* Work item
Report every line of the records that contains the word "times".

* Data to use
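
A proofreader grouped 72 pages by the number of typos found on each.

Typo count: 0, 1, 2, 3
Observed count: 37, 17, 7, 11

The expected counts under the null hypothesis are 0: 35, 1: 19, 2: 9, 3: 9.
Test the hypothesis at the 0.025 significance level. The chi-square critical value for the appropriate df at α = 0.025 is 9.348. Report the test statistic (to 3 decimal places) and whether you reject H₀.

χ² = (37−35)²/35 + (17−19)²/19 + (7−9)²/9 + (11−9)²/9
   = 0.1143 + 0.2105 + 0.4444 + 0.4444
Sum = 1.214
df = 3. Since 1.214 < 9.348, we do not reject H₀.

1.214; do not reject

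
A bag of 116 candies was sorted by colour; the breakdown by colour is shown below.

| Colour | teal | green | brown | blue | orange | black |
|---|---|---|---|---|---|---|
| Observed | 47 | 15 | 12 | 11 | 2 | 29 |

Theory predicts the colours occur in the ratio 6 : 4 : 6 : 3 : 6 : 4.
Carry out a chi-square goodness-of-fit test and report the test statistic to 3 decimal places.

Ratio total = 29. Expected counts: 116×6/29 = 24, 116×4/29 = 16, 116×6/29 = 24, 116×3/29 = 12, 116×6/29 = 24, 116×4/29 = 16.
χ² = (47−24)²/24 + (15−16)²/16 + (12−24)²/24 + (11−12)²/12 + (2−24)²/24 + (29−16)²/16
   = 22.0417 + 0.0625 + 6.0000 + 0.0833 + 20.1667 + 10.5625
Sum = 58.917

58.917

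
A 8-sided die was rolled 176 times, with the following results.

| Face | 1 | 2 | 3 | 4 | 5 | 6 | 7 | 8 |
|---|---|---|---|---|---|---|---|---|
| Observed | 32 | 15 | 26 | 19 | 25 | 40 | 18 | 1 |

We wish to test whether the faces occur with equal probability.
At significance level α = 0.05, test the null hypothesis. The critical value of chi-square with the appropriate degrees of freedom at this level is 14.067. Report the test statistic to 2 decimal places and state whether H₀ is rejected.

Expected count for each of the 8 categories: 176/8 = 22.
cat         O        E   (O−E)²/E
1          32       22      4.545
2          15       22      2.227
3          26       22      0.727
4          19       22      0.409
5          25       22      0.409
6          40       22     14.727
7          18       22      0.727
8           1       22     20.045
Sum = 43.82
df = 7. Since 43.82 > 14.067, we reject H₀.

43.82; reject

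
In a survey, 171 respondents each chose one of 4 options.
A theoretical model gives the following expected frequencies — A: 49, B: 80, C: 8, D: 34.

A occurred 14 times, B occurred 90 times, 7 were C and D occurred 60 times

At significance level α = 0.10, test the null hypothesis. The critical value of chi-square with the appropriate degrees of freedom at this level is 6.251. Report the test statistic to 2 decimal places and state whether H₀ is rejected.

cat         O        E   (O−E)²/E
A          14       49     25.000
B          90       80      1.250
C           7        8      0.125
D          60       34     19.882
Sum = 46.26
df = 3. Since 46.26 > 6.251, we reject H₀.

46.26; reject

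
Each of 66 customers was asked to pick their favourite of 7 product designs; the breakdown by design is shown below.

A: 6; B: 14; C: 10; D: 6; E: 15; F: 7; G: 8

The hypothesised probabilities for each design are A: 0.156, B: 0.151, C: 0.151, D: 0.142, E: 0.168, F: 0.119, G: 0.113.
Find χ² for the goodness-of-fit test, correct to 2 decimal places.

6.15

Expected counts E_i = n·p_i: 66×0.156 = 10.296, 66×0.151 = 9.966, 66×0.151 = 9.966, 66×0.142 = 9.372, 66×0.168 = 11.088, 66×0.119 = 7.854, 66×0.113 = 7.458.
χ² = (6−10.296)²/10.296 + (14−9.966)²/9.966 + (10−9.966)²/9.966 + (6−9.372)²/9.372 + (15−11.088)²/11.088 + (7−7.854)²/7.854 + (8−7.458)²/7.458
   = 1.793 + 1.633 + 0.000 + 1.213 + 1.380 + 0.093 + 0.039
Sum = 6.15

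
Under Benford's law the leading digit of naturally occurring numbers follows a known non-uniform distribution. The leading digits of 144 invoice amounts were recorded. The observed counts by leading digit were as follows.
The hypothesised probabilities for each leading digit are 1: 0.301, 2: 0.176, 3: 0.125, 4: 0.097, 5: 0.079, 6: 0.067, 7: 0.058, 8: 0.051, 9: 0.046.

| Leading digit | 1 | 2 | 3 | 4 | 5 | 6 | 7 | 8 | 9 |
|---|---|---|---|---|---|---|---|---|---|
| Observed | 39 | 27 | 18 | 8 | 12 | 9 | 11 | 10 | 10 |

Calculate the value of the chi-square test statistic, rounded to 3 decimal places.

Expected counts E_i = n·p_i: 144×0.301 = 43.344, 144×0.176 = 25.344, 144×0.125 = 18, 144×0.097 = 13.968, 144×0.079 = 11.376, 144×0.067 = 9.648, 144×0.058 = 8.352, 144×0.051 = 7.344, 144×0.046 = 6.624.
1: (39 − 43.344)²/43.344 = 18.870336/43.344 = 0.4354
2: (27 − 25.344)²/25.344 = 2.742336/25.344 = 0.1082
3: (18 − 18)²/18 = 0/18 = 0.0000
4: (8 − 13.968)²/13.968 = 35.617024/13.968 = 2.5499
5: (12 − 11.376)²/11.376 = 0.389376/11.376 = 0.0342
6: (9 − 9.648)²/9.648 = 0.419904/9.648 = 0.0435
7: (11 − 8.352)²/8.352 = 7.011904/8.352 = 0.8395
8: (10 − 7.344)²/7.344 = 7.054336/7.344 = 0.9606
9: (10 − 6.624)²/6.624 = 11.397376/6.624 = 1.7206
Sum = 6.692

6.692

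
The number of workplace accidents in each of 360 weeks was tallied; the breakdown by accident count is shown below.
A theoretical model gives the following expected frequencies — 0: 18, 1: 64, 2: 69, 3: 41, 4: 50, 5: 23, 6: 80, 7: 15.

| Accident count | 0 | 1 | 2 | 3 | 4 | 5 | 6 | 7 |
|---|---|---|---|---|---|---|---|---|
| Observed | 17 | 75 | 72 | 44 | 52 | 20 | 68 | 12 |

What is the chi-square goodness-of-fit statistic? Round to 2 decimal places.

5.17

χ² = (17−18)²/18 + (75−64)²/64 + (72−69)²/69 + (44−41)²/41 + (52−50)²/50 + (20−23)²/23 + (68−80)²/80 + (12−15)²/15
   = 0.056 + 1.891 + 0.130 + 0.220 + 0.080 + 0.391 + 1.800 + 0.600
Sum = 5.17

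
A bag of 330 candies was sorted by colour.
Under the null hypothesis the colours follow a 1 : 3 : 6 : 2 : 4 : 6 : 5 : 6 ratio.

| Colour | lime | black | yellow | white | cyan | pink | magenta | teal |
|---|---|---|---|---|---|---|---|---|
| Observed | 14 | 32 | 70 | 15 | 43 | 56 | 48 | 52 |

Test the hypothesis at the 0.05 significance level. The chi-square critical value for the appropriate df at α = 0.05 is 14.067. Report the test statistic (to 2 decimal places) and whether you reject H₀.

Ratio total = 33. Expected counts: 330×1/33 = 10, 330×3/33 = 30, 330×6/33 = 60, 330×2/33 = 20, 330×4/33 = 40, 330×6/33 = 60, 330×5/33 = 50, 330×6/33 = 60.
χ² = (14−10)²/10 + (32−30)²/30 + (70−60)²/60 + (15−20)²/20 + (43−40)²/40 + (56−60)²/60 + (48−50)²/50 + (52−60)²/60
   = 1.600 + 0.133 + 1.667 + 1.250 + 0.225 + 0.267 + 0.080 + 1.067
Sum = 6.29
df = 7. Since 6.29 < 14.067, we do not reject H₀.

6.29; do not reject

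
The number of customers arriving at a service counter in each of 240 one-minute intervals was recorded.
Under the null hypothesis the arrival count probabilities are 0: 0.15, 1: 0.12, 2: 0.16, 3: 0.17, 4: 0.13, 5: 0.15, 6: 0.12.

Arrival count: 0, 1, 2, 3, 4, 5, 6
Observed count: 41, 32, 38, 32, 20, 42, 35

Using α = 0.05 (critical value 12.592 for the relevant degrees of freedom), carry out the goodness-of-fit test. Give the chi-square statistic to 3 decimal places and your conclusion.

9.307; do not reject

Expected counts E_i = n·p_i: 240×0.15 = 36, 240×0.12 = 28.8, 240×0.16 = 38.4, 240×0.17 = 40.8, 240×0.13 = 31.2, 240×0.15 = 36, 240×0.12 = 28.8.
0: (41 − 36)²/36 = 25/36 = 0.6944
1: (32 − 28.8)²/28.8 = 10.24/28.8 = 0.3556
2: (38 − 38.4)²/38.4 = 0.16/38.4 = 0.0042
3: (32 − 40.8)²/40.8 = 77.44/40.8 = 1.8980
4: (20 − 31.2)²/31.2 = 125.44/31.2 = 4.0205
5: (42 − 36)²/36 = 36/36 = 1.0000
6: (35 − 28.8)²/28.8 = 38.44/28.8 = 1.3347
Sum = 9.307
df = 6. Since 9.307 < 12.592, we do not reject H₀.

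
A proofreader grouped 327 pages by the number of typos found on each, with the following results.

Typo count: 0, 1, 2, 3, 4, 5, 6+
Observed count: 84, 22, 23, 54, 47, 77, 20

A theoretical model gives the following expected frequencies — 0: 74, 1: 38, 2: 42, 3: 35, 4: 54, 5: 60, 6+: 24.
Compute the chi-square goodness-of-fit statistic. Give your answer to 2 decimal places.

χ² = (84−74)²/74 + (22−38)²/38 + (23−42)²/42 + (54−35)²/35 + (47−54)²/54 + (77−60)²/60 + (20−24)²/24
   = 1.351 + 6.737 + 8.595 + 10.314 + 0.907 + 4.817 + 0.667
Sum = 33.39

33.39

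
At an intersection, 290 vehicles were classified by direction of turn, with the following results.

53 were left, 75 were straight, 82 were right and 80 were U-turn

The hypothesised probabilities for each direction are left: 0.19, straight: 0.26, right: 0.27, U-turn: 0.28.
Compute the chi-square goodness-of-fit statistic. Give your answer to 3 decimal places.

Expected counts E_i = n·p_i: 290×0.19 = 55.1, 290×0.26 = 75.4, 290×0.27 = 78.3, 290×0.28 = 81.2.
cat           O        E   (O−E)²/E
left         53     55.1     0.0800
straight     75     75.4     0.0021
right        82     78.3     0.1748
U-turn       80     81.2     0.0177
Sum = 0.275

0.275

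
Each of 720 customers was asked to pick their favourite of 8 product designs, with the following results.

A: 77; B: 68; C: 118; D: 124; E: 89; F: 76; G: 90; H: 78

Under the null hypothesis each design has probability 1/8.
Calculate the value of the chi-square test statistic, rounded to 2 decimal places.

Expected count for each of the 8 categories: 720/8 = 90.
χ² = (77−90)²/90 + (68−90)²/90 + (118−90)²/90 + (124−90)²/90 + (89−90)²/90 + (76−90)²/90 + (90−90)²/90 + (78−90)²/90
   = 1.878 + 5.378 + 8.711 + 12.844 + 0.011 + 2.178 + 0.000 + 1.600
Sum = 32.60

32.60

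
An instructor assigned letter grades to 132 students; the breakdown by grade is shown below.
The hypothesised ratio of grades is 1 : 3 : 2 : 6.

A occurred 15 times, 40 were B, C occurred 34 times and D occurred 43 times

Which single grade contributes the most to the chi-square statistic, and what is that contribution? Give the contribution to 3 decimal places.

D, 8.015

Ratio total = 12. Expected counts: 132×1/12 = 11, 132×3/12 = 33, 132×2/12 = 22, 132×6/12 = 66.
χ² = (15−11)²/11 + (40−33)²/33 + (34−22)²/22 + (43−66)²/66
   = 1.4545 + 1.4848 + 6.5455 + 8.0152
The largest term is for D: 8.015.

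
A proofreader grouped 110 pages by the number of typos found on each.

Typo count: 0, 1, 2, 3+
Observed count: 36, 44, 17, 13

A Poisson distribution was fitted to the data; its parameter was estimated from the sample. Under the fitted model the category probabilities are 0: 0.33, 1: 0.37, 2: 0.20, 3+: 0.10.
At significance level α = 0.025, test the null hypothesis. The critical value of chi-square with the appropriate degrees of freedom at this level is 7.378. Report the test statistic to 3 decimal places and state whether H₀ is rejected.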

==

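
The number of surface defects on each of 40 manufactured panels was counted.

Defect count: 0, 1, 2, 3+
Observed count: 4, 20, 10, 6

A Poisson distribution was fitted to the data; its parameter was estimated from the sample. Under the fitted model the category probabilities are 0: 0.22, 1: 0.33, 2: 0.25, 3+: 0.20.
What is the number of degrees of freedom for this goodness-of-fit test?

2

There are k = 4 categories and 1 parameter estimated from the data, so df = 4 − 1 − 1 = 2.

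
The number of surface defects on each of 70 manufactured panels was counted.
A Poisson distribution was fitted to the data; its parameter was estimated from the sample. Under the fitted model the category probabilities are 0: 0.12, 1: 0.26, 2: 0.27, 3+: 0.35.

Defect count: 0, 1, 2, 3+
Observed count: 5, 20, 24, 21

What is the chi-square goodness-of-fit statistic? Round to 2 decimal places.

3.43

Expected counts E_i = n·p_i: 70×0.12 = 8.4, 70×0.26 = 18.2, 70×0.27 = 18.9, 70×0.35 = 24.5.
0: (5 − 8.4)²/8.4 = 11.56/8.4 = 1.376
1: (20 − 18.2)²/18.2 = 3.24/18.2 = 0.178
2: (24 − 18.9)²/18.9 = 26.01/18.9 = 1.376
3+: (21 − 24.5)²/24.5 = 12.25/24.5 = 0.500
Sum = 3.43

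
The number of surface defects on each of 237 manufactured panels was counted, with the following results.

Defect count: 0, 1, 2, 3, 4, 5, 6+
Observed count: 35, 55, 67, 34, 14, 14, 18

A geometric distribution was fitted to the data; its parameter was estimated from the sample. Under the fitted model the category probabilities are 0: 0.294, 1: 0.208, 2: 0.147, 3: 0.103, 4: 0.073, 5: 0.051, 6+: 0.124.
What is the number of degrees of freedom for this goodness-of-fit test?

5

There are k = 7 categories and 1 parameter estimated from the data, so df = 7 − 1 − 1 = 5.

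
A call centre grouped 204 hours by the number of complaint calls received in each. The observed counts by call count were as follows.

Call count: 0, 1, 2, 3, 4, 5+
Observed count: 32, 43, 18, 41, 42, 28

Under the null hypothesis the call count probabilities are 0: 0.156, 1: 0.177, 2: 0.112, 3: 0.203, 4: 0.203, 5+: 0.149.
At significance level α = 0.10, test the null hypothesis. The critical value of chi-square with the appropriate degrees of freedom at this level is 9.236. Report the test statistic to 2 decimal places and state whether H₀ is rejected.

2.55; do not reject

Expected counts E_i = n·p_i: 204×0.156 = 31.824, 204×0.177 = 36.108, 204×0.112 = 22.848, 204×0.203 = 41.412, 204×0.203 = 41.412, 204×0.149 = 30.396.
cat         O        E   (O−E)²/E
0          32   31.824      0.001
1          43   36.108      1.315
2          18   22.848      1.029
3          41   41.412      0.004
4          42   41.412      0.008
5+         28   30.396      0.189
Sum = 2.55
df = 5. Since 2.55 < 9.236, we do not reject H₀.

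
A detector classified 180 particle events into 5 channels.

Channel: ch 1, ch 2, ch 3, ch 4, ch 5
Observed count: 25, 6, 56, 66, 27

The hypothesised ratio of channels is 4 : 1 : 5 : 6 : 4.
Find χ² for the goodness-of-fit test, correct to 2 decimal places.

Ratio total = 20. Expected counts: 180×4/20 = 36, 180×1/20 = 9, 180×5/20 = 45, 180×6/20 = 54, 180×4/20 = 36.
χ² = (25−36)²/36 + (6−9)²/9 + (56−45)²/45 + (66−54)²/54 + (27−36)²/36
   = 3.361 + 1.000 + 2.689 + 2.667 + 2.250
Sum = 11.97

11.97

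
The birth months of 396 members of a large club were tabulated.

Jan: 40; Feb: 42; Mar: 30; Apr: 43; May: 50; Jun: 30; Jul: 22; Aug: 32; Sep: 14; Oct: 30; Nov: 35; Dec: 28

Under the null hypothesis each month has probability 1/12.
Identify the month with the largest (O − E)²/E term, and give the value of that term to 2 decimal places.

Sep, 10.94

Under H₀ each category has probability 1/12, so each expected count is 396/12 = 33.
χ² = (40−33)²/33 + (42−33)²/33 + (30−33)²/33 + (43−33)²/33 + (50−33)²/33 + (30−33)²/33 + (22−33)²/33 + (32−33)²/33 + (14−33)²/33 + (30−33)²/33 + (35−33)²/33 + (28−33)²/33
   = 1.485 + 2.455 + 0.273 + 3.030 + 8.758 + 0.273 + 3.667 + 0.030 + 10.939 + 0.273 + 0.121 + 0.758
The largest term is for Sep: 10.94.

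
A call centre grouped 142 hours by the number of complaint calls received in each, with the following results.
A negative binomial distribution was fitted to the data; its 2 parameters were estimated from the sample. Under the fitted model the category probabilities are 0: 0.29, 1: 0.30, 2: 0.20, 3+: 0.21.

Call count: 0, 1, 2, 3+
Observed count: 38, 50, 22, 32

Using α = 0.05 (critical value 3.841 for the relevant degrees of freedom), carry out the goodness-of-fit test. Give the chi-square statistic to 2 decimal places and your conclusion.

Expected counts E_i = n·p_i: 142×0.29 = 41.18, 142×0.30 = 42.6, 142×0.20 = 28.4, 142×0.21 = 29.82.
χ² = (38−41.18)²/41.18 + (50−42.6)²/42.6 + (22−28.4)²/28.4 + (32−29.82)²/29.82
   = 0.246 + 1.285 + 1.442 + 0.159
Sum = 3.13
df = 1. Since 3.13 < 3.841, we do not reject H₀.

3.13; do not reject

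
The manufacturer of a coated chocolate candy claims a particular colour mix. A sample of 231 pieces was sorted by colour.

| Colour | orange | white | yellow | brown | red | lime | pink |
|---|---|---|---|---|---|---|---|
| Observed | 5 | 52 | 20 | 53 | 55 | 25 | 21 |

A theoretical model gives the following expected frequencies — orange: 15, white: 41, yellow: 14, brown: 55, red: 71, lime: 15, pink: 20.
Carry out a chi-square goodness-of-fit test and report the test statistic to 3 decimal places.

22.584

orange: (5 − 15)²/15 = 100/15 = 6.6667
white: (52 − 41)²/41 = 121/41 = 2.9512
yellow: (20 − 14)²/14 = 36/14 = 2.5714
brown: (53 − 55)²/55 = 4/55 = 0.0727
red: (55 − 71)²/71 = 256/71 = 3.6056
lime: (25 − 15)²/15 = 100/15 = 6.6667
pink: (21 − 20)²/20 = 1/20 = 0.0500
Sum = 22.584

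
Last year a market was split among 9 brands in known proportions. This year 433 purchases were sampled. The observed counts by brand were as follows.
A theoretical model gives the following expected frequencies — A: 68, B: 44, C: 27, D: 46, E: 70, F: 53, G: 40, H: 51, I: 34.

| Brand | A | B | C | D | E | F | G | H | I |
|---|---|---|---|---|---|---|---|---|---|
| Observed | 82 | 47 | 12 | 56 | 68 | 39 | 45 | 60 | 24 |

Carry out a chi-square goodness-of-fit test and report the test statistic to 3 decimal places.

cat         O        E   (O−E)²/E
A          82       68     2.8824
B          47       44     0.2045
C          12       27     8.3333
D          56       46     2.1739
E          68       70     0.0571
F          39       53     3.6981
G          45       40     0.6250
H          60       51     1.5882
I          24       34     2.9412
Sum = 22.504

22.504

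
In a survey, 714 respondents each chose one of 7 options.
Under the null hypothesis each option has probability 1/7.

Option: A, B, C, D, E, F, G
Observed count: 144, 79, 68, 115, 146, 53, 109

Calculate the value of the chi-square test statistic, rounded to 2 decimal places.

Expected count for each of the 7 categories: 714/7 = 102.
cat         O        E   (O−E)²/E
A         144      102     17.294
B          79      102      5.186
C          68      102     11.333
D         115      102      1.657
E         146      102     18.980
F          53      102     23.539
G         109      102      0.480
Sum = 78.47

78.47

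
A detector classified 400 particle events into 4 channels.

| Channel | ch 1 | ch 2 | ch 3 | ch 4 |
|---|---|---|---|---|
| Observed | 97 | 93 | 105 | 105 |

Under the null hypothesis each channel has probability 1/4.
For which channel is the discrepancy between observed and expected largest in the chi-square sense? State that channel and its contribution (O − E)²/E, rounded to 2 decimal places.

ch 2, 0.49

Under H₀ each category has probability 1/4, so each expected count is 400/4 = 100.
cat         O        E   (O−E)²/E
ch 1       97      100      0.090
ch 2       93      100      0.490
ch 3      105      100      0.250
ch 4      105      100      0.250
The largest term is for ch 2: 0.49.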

---

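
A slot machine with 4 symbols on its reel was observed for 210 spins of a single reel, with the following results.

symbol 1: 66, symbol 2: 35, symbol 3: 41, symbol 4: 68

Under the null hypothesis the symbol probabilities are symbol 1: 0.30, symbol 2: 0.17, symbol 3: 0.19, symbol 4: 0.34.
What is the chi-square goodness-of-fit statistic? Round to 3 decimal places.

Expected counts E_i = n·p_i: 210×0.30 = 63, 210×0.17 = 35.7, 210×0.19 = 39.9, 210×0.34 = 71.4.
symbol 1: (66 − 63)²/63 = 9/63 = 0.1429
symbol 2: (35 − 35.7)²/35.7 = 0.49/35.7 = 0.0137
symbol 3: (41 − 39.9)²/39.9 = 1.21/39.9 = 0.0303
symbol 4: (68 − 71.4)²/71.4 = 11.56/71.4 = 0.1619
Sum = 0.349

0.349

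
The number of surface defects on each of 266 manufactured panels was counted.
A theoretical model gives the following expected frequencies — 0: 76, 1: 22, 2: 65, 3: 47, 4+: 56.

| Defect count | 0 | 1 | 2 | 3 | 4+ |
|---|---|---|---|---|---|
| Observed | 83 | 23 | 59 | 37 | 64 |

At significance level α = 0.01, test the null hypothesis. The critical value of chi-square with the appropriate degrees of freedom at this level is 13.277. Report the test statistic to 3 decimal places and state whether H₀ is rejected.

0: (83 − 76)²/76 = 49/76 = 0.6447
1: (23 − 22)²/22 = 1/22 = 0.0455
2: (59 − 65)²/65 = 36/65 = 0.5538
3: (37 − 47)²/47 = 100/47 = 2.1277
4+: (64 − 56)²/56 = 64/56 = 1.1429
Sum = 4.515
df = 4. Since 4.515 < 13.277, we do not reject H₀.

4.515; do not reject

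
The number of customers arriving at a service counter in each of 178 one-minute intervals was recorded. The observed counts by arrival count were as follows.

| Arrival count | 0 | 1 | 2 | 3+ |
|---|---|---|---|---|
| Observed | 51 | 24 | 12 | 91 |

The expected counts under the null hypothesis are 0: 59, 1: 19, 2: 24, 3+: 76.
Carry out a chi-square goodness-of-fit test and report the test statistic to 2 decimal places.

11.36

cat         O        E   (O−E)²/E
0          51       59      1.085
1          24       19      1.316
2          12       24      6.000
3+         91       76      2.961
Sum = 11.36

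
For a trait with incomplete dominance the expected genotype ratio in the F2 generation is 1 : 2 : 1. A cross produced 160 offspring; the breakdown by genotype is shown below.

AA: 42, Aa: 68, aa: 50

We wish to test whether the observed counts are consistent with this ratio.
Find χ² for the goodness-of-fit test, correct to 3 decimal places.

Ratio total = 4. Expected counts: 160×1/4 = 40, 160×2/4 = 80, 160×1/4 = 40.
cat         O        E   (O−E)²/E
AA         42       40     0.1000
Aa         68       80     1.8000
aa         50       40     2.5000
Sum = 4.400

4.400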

* Solved exercise
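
A 8-sided die was rolled 176 times, with the following results.
A occurred 14 times, B occurred 90 times, 7 were C and D occurred 60 times
A occurred 15 times, 40 were B, C occurred 34 times and D occurred 43 times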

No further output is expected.